§ **Record extracts**
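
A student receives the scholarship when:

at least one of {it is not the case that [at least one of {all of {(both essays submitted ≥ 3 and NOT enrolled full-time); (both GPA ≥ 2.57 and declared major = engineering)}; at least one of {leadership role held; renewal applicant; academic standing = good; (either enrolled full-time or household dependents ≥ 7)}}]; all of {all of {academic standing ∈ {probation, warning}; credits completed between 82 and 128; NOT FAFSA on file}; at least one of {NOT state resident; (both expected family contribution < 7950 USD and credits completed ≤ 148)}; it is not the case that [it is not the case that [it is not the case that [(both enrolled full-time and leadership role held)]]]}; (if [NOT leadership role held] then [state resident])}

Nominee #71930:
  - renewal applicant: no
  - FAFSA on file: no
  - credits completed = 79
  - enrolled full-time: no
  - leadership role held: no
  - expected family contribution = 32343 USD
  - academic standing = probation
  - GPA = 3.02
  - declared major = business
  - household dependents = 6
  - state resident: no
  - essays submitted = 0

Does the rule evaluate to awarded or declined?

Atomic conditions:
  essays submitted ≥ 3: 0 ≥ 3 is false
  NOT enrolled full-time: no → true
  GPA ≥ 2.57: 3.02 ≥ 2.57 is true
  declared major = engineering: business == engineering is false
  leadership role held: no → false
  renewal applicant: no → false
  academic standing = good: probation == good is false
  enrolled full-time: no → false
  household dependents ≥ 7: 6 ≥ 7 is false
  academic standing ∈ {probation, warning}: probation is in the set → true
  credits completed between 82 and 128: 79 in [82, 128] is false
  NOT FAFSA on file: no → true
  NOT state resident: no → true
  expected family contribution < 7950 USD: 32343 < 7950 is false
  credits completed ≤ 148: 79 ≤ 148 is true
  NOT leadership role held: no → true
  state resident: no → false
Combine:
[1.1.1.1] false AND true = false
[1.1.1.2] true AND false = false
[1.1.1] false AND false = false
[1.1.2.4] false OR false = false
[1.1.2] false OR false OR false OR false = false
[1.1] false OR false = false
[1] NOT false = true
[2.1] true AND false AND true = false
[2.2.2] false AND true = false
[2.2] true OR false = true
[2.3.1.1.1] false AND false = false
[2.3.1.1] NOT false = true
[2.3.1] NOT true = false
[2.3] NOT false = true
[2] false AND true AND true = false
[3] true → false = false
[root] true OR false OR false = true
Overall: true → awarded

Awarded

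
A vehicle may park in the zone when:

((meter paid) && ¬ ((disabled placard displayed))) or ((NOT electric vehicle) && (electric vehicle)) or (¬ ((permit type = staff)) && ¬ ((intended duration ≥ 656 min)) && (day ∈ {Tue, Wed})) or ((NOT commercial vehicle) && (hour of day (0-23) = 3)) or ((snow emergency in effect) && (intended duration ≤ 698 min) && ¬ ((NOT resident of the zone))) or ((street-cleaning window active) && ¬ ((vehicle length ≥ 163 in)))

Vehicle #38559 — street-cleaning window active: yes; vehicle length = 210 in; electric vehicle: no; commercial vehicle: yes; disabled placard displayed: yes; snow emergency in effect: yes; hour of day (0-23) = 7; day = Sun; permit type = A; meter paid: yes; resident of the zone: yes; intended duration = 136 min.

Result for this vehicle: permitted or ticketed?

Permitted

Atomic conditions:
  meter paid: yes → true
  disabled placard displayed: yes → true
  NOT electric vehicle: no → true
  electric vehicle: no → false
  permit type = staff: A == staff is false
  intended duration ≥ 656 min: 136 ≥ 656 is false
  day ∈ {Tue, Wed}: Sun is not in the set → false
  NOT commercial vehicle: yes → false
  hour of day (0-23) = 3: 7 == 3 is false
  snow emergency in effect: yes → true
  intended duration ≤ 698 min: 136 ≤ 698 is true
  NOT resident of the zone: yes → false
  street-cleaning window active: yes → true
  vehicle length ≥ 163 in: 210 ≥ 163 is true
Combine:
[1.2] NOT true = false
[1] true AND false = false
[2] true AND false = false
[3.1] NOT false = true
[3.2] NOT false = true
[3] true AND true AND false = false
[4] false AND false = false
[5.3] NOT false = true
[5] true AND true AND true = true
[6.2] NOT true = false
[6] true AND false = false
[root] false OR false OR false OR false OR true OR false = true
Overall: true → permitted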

§ **Problem**
Give back exactly the lines of the listing above that run from the line with "- leadership role held: no" to the line with "- essays submitted = 0", inclusive.

§ **Solution for this exercise**
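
  - leadership role held: no
  - expected family contribution = 32343 USD
  - academic standing = probation
  - GPA = 3.02
  - declared major = business
  - household dependents = 6
  - state resident: no
  - essays submitted = 0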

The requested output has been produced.